Two lines below mark the span: the one containing "List every time" and the one containing "15:30 until 21:00". Set down both, plus every line between, exactly as they stand, and nothing else.

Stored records
※ ※ ※

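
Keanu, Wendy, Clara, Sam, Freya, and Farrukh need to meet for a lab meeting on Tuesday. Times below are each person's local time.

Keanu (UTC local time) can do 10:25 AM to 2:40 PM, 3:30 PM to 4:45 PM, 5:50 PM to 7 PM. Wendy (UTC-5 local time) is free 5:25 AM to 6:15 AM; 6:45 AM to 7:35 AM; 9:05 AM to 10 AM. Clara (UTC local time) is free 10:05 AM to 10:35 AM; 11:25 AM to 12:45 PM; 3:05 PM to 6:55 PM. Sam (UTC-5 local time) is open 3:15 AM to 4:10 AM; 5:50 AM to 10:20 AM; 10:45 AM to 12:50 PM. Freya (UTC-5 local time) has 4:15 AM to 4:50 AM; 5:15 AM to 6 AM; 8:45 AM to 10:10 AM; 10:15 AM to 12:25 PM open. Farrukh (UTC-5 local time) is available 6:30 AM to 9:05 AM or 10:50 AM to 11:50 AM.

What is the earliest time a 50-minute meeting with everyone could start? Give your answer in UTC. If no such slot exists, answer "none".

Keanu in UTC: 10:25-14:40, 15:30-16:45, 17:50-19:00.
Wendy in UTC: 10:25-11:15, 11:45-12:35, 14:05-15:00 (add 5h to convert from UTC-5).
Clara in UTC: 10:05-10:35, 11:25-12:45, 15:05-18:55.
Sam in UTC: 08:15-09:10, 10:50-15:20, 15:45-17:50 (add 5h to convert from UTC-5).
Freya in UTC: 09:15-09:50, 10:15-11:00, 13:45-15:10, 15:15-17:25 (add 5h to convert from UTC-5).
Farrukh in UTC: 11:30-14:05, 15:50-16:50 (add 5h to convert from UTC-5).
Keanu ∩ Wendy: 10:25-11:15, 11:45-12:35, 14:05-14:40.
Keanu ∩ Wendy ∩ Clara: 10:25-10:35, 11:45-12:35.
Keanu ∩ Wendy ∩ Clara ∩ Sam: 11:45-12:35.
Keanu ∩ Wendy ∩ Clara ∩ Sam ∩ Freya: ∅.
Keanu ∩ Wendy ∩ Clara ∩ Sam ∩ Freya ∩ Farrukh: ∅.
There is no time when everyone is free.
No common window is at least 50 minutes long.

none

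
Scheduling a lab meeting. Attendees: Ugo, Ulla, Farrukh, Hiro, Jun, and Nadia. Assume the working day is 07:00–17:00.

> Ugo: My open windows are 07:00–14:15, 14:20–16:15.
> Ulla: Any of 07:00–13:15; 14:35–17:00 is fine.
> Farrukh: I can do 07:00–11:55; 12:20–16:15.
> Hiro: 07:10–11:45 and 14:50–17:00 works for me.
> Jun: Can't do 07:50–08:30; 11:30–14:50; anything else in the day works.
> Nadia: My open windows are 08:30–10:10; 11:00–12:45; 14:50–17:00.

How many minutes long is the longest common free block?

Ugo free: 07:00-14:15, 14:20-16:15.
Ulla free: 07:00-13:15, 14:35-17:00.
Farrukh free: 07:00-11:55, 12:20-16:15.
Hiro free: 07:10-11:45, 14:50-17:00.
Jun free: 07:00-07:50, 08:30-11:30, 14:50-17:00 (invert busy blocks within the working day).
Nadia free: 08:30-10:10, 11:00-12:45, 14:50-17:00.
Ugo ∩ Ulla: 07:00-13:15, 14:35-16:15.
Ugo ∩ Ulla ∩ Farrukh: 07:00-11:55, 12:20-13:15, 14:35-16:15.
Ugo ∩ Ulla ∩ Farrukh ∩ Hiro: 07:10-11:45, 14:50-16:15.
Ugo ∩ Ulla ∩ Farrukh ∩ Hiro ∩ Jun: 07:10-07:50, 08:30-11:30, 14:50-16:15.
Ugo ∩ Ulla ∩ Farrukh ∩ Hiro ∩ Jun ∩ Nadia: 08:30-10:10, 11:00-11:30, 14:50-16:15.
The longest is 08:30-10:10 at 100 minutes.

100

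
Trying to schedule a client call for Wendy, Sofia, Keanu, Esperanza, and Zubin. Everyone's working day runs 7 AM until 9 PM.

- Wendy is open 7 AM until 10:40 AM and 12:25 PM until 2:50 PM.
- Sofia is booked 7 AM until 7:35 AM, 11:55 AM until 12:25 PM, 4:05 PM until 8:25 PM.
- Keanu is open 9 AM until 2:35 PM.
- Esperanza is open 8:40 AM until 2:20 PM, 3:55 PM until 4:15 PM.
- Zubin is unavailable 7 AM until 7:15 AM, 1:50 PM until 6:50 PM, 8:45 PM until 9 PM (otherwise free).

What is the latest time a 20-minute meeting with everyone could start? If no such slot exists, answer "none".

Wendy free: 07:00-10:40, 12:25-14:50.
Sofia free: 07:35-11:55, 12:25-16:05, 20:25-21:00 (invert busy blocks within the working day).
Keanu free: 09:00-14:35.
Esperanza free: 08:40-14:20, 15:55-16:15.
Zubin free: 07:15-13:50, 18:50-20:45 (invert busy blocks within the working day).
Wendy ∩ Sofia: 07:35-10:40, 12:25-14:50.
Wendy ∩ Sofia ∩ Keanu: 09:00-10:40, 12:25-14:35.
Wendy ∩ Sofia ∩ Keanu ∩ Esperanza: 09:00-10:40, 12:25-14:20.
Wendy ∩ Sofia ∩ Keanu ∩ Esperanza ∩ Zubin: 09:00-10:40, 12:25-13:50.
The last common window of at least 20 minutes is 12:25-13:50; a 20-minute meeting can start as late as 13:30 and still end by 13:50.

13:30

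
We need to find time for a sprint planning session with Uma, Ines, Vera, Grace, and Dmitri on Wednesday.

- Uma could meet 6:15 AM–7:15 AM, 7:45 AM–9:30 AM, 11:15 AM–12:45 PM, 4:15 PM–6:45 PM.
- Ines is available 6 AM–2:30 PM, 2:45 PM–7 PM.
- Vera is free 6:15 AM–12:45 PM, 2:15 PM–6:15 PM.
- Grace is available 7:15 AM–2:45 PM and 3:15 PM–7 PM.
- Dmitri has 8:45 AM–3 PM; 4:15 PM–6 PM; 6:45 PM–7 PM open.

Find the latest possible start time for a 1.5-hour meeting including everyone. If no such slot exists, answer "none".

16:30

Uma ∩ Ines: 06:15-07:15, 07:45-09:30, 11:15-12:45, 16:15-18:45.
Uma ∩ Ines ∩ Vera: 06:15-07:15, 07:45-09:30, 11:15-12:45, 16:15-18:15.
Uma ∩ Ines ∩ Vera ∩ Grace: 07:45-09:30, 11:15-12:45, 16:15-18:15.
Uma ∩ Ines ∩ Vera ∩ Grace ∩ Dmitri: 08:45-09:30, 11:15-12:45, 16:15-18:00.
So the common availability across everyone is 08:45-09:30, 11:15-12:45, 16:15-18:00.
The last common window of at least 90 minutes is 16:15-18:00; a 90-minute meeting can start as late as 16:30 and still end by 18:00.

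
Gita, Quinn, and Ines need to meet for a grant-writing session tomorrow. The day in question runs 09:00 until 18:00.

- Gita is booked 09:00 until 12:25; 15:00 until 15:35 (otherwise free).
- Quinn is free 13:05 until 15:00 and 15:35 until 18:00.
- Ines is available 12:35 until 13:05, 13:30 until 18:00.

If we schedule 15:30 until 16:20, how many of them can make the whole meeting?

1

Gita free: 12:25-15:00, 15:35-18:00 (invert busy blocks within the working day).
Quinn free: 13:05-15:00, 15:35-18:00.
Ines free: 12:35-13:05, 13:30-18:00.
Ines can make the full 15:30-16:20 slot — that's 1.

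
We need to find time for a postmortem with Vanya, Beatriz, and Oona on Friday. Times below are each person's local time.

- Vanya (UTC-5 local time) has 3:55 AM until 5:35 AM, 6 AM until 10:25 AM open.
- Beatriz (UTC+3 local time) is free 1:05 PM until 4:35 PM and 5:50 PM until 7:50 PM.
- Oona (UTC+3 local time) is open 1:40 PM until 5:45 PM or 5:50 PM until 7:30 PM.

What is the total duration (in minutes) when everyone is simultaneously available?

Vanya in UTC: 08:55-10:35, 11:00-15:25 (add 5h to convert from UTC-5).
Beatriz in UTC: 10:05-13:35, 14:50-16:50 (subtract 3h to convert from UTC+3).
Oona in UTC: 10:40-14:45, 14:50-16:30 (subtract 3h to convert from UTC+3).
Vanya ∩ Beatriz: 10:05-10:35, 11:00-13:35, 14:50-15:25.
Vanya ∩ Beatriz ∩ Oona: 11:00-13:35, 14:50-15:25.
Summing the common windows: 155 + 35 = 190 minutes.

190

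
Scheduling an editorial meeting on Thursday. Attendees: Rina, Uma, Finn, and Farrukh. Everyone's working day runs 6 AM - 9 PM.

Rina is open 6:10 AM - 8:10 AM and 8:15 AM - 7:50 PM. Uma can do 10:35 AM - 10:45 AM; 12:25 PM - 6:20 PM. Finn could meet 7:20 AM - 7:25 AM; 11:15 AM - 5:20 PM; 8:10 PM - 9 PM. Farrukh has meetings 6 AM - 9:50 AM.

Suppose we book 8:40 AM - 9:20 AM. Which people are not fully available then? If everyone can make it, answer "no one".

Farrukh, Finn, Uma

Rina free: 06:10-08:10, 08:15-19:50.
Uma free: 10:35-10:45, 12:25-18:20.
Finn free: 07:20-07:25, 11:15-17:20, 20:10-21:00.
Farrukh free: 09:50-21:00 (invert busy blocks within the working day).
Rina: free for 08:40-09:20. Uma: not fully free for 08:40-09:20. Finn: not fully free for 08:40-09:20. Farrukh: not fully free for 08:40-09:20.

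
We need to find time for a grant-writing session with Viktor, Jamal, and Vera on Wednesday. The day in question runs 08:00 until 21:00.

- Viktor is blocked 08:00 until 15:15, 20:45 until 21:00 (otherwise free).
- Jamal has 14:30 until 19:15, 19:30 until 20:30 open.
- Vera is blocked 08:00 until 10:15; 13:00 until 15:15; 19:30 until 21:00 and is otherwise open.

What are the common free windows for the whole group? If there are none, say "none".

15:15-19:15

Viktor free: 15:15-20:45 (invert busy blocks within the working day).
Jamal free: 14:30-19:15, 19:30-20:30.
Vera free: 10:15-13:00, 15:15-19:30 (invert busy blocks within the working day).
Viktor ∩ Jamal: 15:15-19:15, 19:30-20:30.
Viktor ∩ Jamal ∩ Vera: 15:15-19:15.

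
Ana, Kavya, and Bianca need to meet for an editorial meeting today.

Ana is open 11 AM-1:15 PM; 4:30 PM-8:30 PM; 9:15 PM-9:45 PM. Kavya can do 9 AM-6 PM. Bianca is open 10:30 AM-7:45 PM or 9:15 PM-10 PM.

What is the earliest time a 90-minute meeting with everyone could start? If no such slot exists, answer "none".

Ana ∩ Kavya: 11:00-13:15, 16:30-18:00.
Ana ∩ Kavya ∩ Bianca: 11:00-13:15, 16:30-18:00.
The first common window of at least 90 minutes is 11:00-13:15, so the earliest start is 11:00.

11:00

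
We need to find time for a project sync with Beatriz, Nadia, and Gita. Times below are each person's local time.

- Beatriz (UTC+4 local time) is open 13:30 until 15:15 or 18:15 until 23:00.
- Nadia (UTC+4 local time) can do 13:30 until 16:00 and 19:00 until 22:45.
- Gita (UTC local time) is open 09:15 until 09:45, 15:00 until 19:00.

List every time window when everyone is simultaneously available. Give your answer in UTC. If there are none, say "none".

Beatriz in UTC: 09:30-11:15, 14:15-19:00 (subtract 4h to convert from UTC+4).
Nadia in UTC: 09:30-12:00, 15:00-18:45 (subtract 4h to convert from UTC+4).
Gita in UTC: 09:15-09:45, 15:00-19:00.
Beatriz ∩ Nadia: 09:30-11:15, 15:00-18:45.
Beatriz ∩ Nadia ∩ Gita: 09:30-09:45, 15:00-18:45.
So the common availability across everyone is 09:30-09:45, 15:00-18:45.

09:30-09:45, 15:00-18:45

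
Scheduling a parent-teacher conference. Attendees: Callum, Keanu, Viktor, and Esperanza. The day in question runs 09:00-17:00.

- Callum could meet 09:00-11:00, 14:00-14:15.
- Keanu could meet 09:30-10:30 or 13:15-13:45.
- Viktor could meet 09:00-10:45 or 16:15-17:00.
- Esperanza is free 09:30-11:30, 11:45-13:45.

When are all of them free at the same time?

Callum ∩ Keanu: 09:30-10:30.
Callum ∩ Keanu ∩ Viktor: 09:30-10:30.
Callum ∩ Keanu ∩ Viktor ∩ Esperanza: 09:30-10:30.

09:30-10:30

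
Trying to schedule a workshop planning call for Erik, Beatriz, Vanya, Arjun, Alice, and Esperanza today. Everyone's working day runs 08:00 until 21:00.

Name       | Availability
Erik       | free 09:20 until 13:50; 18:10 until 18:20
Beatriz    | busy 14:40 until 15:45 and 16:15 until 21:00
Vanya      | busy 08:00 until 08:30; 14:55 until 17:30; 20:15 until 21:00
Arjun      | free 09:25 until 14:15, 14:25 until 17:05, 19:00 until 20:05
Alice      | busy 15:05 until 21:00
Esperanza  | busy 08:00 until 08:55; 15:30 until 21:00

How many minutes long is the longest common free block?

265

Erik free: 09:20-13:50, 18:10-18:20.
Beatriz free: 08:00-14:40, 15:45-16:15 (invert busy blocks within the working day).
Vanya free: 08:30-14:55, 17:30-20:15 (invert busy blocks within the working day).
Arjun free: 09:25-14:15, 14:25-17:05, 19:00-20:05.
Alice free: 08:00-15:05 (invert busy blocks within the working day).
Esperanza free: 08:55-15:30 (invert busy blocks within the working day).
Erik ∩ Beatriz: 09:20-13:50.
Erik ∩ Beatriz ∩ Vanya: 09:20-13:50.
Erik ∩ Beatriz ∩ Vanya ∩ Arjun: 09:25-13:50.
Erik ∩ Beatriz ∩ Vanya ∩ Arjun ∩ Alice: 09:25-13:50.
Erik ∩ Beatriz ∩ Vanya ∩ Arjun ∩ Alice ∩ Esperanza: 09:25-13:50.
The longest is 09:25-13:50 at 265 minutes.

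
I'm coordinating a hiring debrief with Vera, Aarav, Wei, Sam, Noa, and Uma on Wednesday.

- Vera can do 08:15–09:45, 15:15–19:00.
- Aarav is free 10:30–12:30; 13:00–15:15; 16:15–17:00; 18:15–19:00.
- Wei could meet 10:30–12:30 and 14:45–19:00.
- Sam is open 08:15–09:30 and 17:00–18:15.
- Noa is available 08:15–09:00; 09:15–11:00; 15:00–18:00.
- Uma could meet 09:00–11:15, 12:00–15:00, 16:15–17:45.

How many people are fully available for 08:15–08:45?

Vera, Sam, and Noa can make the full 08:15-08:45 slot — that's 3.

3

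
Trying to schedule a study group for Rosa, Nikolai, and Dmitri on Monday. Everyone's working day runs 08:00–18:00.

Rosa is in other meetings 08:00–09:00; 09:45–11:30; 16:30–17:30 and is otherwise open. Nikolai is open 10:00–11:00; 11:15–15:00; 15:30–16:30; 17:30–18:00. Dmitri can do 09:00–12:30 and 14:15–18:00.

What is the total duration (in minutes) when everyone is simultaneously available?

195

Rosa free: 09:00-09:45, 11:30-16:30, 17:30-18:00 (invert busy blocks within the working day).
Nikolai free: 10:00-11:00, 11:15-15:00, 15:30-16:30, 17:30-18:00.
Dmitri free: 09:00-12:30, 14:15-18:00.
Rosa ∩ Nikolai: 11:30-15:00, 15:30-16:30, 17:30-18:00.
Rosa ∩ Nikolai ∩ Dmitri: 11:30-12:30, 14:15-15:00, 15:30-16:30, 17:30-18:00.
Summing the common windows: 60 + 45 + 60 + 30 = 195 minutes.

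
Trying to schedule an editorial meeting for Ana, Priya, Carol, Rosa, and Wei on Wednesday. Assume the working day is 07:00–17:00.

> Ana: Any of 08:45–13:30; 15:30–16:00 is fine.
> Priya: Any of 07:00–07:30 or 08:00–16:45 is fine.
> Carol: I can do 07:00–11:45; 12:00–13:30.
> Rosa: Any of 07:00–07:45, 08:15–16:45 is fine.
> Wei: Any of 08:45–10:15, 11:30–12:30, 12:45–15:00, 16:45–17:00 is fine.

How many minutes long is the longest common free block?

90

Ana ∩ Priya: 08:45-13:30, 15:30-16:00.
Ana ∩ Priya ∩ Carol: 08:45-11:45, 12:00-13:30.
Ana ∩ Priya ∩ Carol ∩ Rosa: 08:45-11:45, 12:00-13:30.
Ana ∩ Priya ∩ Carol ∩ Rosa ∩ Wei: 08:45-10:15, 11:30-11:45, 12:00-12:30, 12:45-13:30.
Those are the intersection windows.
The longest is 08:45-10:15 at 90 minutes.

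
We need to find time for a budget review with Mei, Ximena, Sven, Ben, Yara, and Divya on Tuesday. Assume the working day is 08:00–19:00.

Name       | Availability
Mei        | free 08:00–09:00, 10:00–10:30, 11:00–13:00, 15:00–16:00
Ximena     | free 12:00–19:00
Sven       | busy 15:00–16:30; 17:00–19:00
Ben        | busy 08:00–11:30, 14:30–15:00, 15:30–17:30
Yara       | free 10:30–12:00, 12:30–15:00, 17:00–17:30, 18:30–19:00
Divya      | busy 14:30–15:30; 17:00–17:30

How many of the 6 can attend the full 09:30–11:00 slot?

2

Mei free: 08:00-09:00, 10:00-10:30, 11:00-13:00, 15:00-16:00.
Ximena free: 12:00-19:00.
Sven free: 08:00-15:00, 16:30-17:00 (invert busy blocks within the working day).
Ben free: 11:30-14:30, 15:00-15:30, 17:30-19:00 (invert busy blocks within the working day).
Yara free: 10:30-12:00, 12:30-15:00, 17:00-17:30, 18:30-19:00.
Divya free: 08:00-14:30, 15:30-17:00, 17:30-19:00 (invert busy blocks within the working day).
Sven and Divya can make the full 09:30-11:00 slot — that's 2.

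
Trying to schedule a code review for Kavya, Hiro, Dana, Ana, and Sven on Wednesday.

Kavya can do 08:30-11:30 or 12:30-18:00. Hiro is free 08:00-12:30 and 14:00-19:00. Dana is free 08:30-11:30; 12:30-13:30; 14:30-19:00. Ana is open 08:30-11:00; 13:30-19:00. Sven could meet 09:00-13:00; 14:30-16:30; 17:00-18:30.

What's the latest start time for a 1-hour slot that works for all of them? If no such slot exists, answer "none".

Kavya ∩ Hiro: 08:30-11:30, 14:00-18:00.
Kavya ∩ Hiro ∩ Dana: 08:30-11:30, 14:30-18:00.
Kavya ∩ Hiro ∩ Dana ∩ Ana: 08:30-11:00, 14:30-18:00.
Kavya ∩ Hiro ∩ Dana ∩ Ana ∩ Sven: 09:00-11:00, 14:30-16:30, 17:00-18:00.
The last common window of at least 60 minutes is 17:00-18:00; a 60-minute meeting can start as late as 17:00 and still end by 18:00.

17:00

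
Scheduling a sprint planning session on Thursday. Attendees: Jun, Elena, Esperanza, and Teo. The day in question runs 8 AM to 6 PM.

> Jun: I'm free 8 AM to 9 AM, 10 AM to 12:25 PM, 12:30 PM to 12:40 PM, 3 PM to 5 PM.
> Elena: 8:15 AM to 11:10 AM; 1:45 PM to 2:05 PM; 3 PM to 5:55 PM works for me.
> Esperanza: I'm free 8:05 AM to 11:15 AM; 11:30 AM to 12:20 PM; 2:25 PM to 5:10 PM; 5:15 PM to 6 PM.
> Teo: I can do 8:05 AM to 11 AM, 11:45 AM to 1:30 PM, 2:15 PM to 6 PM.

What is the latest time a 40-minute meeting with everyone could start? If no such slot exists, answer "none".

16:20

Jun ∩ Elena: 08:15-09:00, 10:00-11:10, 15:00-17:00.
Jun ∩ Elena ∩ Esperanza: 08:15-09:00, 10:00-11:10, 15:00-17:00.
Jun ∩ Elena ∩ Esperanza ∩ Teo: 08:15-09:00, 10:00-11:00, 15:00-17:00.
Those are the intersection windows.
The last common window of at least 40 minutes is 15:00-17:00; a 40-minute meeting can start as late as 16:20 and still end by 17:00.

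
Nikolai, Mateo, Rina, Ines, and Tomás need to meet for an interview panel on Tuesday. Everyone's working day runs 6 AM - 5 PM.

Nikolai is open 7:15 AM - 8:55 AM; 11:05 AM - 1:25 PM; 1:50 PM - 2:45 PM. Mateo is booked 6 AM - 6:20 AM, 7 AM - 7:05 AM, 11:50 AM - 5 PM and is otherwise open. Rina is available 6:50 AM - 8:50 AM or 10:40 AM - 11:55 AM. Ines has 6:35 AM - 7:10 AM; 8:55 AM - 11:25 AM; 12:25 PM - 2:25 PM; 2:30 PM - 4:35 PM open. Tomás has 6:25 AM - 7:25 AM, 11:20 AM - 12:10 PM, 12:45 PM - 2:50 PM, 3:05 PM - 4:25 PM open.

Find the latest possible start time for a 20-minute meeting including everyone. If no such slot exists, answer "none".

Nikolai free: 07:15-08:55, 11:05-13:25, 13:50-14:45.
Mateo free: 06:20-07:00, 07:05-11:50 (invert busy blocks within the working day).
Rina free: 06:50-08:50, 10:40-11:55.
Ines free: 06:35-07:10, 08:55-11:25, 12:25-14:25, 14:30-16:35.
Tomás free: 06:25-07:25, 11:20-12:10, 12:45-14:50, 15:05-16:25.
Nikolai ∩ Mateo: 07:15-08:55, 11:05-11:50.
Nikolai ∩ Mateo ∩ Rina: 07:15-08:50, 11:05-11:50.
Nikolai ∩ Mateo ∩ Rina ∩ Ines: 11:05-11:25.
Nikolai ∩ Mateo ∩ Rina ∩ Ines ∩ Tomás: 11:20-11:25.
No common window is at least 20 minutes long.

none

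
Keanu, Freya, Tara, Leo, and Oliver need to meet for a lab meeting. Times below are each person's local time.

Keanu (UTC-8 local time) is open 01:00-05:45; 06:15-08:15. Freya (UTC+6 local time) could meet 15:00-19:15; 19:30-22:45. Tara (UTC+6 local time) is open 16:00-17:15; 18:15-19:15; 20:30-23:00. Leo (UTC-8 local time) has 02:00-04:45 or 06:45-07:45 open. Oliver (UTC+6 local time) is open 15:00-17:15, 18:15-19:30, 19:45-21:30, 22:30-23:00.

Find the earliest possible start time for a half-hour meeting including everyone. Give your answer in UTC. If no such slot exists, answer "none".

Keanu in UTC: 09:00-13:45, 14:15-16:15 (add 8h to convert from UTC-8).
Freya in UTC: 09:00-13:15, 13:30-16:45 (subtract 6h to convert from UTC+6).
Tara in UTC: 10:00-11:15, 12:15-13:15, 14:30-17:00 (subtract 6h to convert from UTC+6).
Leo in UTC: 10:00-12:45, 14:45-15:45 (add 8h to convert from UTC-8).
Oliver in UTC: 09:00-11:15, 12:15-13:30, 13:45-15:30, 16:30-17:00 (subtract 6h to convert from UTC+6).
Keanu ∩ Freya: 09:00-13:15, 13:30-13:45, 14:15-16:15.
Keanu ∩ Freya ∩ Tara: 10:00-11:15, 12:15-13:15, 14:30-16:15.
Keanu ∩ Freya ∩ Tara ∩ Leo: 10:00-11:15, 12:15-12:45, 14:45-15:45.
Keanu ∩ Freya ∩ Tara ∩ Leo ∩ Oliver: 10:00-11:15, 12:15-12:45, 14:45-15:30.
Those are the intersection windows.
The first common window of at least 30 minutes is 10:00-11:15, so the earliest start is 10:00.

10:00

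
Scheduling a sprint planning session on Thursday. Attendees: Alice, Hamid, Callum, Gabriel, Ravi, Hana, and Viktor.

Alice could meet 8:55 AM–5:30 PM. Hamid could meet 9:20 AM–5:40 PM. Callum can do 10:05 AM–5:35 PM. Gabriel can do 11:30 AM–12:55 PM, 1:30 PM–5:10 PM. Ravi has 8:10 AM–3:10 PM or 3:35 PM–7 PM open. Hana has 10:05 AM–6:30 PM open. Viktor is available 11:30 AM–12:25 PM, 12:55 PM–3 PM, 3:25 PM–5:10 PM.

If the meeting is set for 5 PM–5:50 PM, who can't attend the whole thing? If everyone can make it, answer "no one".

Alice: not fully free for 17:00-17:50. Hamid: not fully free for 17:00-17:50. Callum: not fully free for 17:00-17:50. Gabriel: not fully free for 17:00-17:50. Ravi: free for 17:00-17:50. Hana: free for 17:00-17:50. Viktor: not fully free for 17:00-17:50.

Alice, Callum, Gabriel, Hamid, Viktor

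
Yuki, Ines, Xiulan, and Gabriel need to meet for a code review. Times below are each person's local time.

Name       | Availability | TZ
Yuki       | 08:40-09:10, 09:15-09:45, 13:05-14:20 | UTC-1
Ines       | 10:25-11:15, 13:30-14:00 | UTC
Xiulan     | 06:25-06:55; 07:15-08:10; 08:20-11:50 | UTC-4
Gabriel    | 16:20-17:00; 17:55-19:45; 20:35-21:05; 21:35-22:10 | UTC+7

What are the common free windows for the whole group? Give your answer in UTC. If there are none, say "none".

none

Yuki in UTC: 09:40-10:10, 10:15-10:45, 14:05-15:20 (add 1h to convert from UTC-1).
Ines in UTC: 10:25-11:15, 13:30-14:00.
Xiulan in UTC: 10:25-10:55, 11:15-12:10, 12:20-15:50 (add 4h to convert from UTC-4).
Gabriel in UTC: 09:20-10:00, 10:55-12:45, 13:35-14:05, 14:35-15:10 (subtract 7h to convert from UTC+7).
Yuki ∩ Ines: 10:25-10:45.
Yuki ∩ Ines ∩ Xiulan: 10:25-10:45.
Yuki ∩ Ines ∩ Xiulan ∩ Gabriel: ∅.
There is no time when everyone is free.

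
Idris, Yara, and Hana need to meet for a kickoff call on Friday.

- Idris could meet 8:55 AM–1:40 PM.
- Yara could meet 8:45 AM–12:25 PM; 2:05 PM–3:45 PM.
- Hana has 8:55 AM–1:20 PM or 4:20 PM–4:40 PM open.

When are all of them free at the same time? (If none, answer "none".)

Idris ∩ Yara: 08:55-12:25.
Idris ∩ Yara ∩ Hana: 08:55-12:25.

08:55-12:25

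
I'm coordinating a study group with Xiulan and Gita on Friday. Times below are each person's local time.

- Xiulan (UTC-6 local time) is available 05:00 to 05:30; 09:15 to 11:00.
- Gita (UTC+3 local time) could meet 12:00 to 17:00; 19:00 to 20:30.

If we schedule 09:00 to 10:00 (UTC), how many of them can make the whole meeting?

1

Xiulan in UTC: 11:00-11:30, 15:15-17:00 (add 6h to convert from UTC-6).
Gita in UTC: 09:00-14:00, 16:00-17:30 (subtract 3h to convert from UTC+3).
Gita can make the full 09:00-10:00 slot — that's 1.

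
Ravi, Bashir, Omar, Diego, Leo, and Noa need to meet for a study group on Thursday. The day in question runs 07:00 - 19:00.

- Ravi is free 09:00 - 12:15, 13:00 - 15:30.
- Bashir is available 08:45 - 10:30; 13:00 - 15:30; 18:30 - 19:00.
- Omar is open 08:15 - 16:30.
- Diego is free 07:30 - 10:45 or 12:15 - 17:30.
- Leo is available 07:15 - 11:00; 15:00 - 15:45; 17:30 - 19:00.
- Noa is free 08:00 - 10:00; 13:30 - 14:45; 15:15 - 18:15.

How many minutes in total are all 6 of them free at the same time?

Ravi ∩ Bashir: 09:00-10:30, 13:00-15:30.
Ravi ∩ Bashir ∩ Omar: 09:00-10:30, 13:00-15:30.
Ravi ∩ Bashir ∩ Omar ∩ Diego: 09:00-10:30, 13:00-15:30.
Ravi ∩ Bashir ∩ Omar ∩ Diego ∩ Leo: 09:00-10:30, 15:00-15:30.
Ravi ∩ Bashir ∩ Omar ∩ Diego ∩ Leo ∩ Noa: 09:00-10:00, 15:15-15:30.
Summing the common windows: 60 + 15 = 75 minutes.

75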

※ ※ ※

§ **Written reply**:
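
List every time window when everyone is simultaneously available. Give your answer in UTC. If there are none, say "none".

Beatriz in UTC: 09:30-11:15, 14:15-19:00 (subtract 4h to convert from UTC+4).
Nadia in UTC: 09:30-12:00, 15:00-18:45 (subtract 4h to convert from UTC+4).
Gita in UTC: 09:15-09:45, 15:00-19:00.
Beatriz ∩ Nadia: 09:30-11:15, 15:00-18:45.
Beatriz ∩ Nadia ∩ Gita: 09:30-09:45, 15:00-18:45.
So the common availability across everyone is 09:30-09:45, 15:00-18:45.

09:30-09:45, 15:00-18:45

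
Scheduling a parent-teacher conference. Attendees: Callum, Keanu, Viktor, and Esperanza. The day in question runs 09:00-17:00.

- Callum could meet 09:00-11:00, 14:00-14:15.
- Keanu could meet 09:30-10:30 or 13:15-13:45.
- Viktor could meet 09:00-10:45 or 16:15-17:00.
- Esperanza is free 09:30-11:30, 11:45-13:45.

When are all of them free at the same time?

Callum ∩ Keanu: 09:30-10:30.
Callum ∩ Keanu ∩ Viktor: 09:30-10:30.
Callum ∩ Keanu ∩ Viktor ∩ Esperanza: 09:30-10:30.

09:30-10:30

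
Trying to schedule a workshop planning call for Erik, Beatriz, Vanya, Arjun, Alice, and Esperanza today. Everyone's working day runs 08:00 until 21:00.

Name       | Availability
Erik       | free 09:20 until 13:50; 18:10 until 18:20
Beatriz    | busy 14:40 until 15:45 and 16:15 until 21:00
Vanya      | busy 08:00 until 08:30; 14:55 until 17:30; 20:15 until 21:00
Arjun      | free 09:25 until 14:15, 14:25 until 17:05, 19:00 until 20:05
Alice      | busy 15:05 until 21:00
Esperanza  | busy 08:00 until 08:55; 15:30 until 21:00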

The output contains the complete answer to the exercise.